=== YOUR INSTRUCTIONS ===
Copy out the data below verbatim.

Extracted records
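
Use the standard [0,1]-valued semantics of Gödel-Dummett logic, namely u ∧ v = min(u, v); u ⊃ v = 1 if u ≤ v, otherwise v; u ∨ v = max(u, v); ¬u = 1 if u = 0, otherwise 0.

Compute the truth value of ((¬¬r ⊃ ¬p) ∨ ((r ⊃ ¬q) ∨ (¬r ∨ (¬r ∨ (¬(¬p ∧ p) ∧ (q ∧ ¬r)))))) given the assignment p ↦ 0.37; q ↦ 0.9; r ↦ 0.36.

¬r: Gödel ¬ of 0.36 = 0 (operand ≠ 0)
¬¬r: Gödel ¬ of 0 = 1 (operand is 0)
¬p: Gödel ¬ of 0.37 = 0 (operand ≠ 0)
(¬¬r ⊃ ¬p): 1 > 0, so result = 0
¬q: Gödel ¬ of 0.9 = 0 (operand ≠ 0)
(r ⊃ ¬q): 0.36 > 0, so result = 0
¬r: Gödel ¬ of 0.36 = 0 (operand ≠ 0)
¬r: Gödel ¬ of 0.36 = 0 (operand ≠ 0)
¬p: Gödel ¬ of 0.37 = 0 (operand ≠ 0)
(¬p ∧ p) = min(0, 0.37) = 0
¬(¬p ∧ p): Gödel ¬ of 0 = 1 (operand is 0)
¬r: Gödel ¬ of 0.36 = 0 (operand ≠ 0)
(q ∧ ¬r) = min(0.9, 0) = 0
(¬(¬p ∧ p) ∧ (q ∧ ¬r)) = min(1, 0) = 0
(¬r ∨ (¬(¬p ∧ p) ∧ (q ∧ ¬r))) = max(0, 0) = 0
(¬r ∨ (¬r ∨ (¬(¬p ∧ p) ∧ (q ∧ ¬r)))) = max(0, 0) = 0
((r ⊃ ¬q) ∨ (¬r ∨ (¬r ∨ (¬(¬p ∧ p) ∧ (q ∧ ¬r))))) = max(0, 0) = 0
((¬¬r ⊃ ¬p) ∨ ((r ⊃ ¬q) ∨ (¬r ∨ (¬r ∨ (¬(¬p ∧ p) ∧ (q ∧ ¬r)))))) = max(0, 0) = 0

0.00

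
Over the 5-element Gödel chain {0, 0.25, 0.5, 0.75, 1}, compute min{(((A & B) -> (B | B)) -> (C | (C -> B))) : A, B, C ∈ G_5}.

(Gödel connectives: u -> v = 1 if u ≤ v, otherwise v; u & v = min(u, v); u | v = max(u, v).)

0.25

The minimum is attained at A = 0, B = 0, C = 0.25:
  (A & B) = min(0, 0) = 0
  (B | B) = max(0, 0) = 0
  ((A & B) -> (B | B)): 0 ≤ 0, so result = 1
  (C -> B): 0.25 > 0, so result = 0
  (C | (C -> B)) = max(0.25, 0) = 0.25
  (((A & B) -> (B | B)) -> (C | (C -> B))): 1 > 0.25, so result = 0.25
Checking all 125 assignments confirms none give a value below 0.25.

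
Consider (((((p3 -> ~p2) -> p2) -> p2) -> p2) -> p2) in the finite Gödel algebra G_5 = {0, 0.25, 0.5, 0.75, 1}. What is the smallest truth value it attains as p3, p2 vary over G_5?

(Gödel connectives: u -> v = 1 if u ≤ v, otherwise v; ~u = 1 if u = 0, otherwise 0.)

The minimum is attained at p3 = 0.25, p2 = 0.25:
  ~p2: Gödel ¬ of 0.25 = 0 (operand ≠ 0)
  (p3 -> ~p2): 0.25 > 0, so result = 0
  ((p3 -> ~p2) -> p2): 0 ≤ 0.25, so result = 1
  (((p3 -> ~p2) -> p2) -> p2): 1 > 0.25, so result = 0.25
  ((((p3 -> ~p2) -> p2) -> p2) -> p2): 0.25 ≤ 0.25, so result = 1
  (((((p3 -> ~p2) -> p2) -> p2) -> p2) -> p2): 1 > 0.25, so result = 0.25
Checking all 25 assignments confirms none give a value below 0.25.

0.25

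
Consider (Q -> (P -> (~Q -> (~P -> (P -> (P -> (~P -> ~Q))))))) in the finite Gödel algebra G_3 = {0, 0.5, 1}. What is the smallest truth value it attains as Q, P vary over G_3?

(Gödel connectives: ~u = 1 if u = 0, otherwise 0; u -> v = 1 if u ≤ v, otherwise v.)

1.00

Every assignment gives 1. For instance at Q = 0, P = 0:
  ~Q: Gödel ¬ of 0 = 1 (operand is 0)
  ~P: Gödel ¬ of 0 = 1 (operand is 0)
  ~P: Gödel ¬ of 0 = 1 (operand is 0)
  ~Q: Gödel ¬ of 0 = 1 (operand is 0)
  (~P -> ~Q): 1 ≤ 1, so result = 1
  (P -> (~P -> ~Q)): 0 ≤ 1, so result = 1
  (P -> (P -> (~P -> ~Q))): 0 ≤ 1, so result = 1
  (~P -> (P -> (P -> (~P -> ~Q)))): 1 ≤ 1, so result = 1
  (~Q -> (~P -> (P -> (P -> (~P -> ~Q))))): 1 ≤ 1, so result = 1
  (P -> (~Q -> (~P -> (P -> (P -> (~P -> ~Q)))))): 0 ≤ 1, so result = 1
  (Q -> (P -> (~Q -> (~P -> (P -> (P -> (~P -> ~Q))))))): 0 ≤ 1, so result = 1
All 9 assignments give value 1 — the formula is a G_3-tautology.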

=== WRITTEN RESPONSE ===
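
Use the standard [0,1]-valued semantics of Gödel-Dummett logic, namely u ∧ v = min(u, v); u ⊃ v = 1 if u ≤ v, otherwise v; u ∨ v = max(u, v); ¬u = 1 if u = 0, otherwise 0.

Compute the truth value of ((¬¬r ⊃ ¬p) ∨ ((r ⊃ ¬q) ∨ (¬r ∨ (¬r ∨ (¬(¬p ∧ p) ∧ (q ∧ ¬r)))))) given the assignment p ↦ 0.37; q ↦ 0.9; r ↦ 0.36.

¬r: Gödel ¬ of 0.36 = 0 (operand ≠ 0)
¬¬r: Gödel ¬ of 0 = 1 (operand is 0)
¬p: Gödel ¬ of 0.37 = 0 (operand ≠ 0)
(¬¬r ⊃ ¬p): 1 > 0, so result = 0
¬q: Gödel ¬ of 0.9 = 0 (operand ≠ 0)
(r ⊃ ¬q): 0.36 > 0, so result = 0
¬r: Gödel ¬ of 0.36 = 0 (operand ≠ 0)
¬r: Gödel ¬ of 0.36 = 0 (operand ≠ 0)
¬p: Gödel ¬ of 0.37 = 0 (operand ≠ 0)
(¬p ∧ p) = min(0, 0.37) = 0
¬(¬p ∧ p): Gödel ¬ of 0 = 1 (operand is 0)
¬r: Gödel ¬ of 0.36 = 0 (operand ≠ 0)
(q ∧ ¬r) = min(0.9, 0) = 0
(¬(¬p ∧ p) ∧ (q ∧ ¬r)) = min(1, 0) = 0
(¬r ∨ (¬(¬p ∧ p) ∧ (q ∧ ¬r))) = max(0, 0) = 0
(¬r ∨ (¬r ∨ (¬(¬p ∧ p) ∧ (q ∧ ¬r)))) = max(0, 0) = 0
((r ⊃ ¬q) ∨ (¬r ∨ (¬r ∨ (¬(¬p ∧ p) ∧ (q ∧ ¬r))))) = max(0, 0) = 0
((¬¬r ⊃ ¬p) ∨ ((r ⊃ ¬q) ∨ (¬r ∨ (¬r ∨ (¬(¬p ∧ p) ∧ (q ∧ ¬r)))))) = max(0, 0) = 0

0.00

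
Over the 5-element Gödel chain {0, 0.25, 0.5, 0.75, 1}, compute min{(((A & B) -> (B | B)) -> (C | (C -> B))) : A, B, C ∈ G_5}.

(Gödel connectives: u -> v = 1 if u ≤ v, otherwise v; u & v = min(u, v); u | v = max(u, v).)

0.25

The minimum is attained at A = 0, B = 0, C = 0.25:
  (A & B) = min(0, 0) = 0
  (B | B) = max(0, 0) = 0
  ((A & B) -> (B | B)): 0 ≤ 0, so result = 1
  (C -> B): 0.25 > 0, so result = 0
  (C | (C -> B)) = max(0.25, 0) = 0.25
  (((A & B) -> (B | B)) -> (C | (C -> B))): 1 > 0.25, so result = 0.25
Checking all 125 assignments confirms none give a value below 0.25.

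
Consider (((((p3 -> ~p2) -> p2) -> p2) -> p2) -> p2) in the finite Gödel algebra G_5 = {0, 0.25, 0.5, 0.75, 1}. What is the smallest truth value it attains as p3, p2 vary over G_5?

(Gödel connectives: u -> v = 1 if u ≤ v, otherwise v; ~u = 1 if u = 0, otherwise 0.)

The minimum is attained at p3 = 0.25, p2 = 0.25:
  ~p2: Gödel ¬ of 0.25 = 0 (operand ≠ 0)
  (p3 -> ~p2): 0.25 > 0, so result = 0
  ((p3 -> ~p2) -> p2): 0 ≤ 0.25, so result = 1
  (((p3 -> ~p2) -> p2) -> p2): 1 > 0.25, so result = 0.25
  ((((p3 -> ~p2) -> p2) -> p2) -> p2): 0.25 ≤ 0.25, so result = 1
  (((((p3 -> ~p2) -> p2) -> p2) -> p2) -> p2): 1 > 0.25, so result = 0.25
Checking all 25 assignments confirms none give a value below 0.25.

0.25

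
Consider (Q -> (P -> (~Q -> (~P -> (P -> (P -> (~P -> ~Q))))))) in the finite Gödel algebra G_3 = {0, 0.5, 1}. What is the smallest truth value it attains as Q, P vary over G_3?

(Gödel connectives: ~u = 1 if u = 0, otherwise 0; u -> v = 1 if u ≤ v, otherwise v.)

1.00

Every assignment gives 1. For instance at Q = 0, P = 0:
  ~Q: Gödel ¬ of 0 = 1 (operand is 0)
  ~P: Gödel ¬ of 0 = 1 (operand is 0)
  ~P: Gödel ¬ of 0 = 1 (operand is 0)
  ~Q: Gödel ¬ of 0 = 1 (operand is 0)
  (~P -> ~Q): 1 ≤ 1, so result = 1
  (P -> (~P -> ~Q)): 0 ≤ 1, so result = 1
  (P -> (P -> (~P -> ~Q))): 0 ≤ 1, so result = 1
  (~P -> (P -> (P -> (~P -> ~Q)))): 1 ≤ 1, so result = 1
  (~Q -> (~P -> (P -> (P -> (~P -> ~Q))))): 1 ≤ 1, so result = 1
  (P -> (~Q -> (~P -> (P -> (P -> (~P -> ~Q)))))): 0 ≤ 1, so result = 1
  (Q -> (P -> (~Q -> (~P -> (P -> (P -> (~P -> ~Q))))))): 0 ≤ 1, so result = 1
All 9 assignments give value 1 — the formula is a G_3-tautology.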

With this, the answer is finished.